◆ Information given
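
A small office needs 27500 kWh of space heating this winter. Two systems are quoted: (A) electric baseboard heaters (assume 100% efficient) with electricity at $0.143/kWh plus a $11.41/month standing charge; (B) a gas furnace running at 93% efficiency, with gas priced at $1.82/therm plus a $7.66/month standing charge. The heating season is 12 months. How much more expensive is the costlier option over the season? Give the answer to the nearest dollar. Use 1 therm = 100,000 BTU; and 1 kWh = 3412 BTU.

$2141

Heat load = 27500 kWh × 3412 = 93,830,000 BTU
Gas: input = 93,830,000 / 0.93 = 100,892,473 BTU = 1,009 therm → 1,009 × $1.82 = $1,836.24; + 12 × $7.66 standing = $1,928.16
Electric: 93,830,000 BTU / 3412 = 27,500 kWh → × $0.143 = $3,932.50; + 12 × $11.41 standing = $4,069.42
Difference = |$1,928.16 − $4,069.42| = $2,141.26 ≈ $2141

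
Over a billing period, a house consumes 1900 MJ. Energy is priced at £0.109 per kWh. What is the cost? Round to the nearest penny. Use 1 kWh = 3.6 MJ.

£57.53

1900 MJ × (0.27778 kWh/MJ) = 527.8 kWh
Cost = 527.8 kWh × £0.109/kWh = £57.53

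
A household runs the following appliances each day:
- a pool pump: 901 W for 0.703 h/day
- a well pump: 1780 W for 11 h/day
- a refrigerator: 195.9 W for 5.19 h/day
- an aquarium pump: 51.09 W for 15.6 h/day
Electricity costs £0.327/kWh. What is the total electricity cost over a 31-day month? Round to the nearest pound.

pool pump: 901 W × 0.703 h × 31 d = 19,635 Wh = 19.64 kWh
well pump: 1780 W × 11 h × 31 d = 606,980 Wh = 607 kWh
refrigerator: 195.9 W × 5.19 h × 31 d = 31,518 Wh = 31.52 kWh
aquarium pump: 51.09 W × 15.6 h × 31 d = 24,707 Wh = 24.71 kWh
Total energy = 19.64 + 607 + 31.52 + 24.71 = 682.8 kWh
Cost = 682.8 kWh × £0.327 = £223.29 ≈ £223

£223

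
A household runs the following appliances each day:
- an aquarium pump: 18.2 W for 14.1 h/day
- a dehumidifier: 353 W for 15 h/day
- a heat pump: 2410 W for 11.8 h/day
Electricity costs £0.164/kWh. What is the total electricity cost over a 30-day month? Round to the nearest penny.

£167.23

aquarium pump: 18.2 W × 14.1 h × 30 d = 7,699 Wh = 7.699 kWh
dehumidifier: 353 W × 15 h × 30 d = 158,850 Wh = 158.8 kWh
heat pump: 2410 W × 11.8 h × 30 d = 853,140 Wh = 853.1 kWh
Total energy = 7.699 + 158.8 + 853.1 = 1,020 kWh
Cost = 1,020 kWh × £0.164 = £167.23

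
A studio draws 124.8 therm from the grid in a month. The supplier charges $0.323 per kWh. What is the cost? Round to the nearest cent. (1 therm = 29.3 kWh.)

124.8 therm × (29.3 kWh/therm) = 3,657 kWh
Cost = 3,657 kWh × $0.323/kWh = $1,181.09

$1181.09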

◆ Task to complete
Transcribe the entries above exactly.

◆ Result for this exercise
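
A small office needs 27500 kWh of space heating this winter. Two systems are quoted: (A) electric baseboard heaters (assume 100% efficient) with electricity at $0.143/kWh plus a $11.41/month standing charge; (B) a gas furnace running at 93% efficiency, with gas priced at $1.82/therm plus a $7.66/month standing charge. The heating season is 12 months. How much more expensive is the costlier option over the season? Give the answer to the nearest dollar. Use 1 therm = 100,000 BTU; and 1 kWh = 3412 BTU.

$2141

Heat load = 27500 kWh × 3412 = 93,830,000 BTU
Gas: input = 93,830,000 / 0.93 = 100,892,473 BTU = 1,009 therm → 1,009 × $1.82 = $1,836.24; + 12 × $7.66 standing = $1,928.16
Electric: 93,830,000 BTU / 3412 = 27,500 kWh → × $0.143 = $3,932.50; + 12 × $11.41 standing = $4,069.42
Difference = |$1,928.16 − $4,069.42| = $2,141.26 ≈ $2141

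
Over a billing period, a house consumes 1900 MJ. Energy is priced at £0.109 per kWh. What is the cost? Round to the nearest penny. Use 1 kWh = 3.6 MJ.

£57.53

1900 MJ × (0.27778 kWh/MJ) = 527.8 kWh
Cost = 527.8 kWh × £0.109/kWh = £57.53

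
A household runs the following appliances each day:
- a pool pump: 901 W for 0.703 h/day
- a well pump: 1780 W for 11 h/day
- a refrigerator: 195.9 W for 5.19 h/day
- an aquarium pump: 51.09 W for 15.6 h/day
Electricity costs £0.327/kWh. What is the total electricity cost over a 31-day month? Round to the nearest pound.

pool pump: 901 W × 0.703 h × 31 d = 19,635 Wh = 19.64 kWh
well pump: 1780 W × 11 h × 31 d = 606,980 Wh = 607 kWh
refrigerator: 195.9 W × 5.19 h × 31 d = 31,518 Wh = 31.52 kWh
aquarium pump: 51.09 W × 15.6 h × 31 d = 24,707 Wh = 24.71 kWh
Total energy = 19.64 + 607 + 31.52 + 24.71 = 682.8 kWh
Cost = 682.8 kWh × £0.327 = £223.29 ≈ £223

£223

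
A household runs the following appliances each day:
- an aquarium pump: 18.2 W for 14.1 h/day
- a dehumidifier: 353 W for 15 h/day
- a heat pump: 2410 W for 11.8 h/day
Electricity costs £0.164/kWh. What is the total electricity cost over a 30-day month? Round to the nearest penny.

£167.23

aquarium pump: 18.2 W × 14.1 h × 30 d = 7,699 Wh = 7.699 kWh
dehumidifier: 353 W × 15 h × 30 d = 158,850 Wh = 158.8 kWh
heat pump: 2410 W × 11.8 h × 30 d = 853,140 Wh = 853.1 kWh
Total energy = 7.699 + 158.8 + 853.1 = 1,020 kWh
Cost = 1,020 kWh × £0.164 = £167.23

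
A studio draws 124.8 therm from the grid in a month. The supplier charges $0.323 per kWh. What is the cost? Round to the nearest cent. (1 therm = 29.3 kWh.)

124.8 therm × (29.3 kWh/therm) = 3,657 kWh
Cost = 3,657 kWh × $0.323/kWh = $1,181.09

$1181.09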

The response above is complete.